— WHAT TO WORK ON —
Without omitting anything, return the records precisely as given.
______
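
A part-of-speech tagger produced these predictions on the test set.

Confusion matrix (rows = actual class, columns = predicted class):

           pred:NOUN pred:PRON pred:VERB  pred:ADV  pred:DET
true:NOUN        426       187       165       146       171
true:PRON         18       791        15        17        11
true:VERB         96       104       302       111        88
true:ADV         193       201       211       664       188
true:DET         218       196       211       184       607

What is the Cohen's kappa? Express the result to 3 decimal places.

Observed agreement pₒ = trace/N = 2790/5521 = 0.5053
Expected agreement pₑ = Σ (rowᵢ·colᵢ)/N² = (1095·951 + 852·1479 + 701·904 + 1457·1122 + 1416·1065)/5521² = 0.1994
κ = (pₒ − pₑ)/(1 − pₑ) = (0.5053 − 0.1994)/(1 − 0.1994) = 0.382

0.382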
______
— FINISHED TASK —
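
A part-of-speech tagger produced these predictions on the test set.

Confusion matrix (rows = actual class, columns = predicted class):

           pred:NOUN pred:PRON pred:VERB  pred:ADV  pred:DET
true:NOUN        426       187       165       146       171
true:PRON         18       791        15        17        11
true:VERB         96       104       302       111        88
true:ADV         193       201       211       664       188
true:DET         218       196       211       184       607

What is the Cohen's kappa? Express the result to 3 decimal places.

Observed agreement pₒ = trace/N = 2790/5521 = 0.5053
Expected agreement pₑ = Σ (rowᵢ·colᵢ)/N² = (1095·951 + 852·1479 + 701·904 + 1457·1122 + 1416·1065)/5521² = 0.1994
κ = (pₒ − pₑ)/(1 − pₑ) = (0.5053 − 0.1994)/(1 − 0.1994) = 0.382

0.382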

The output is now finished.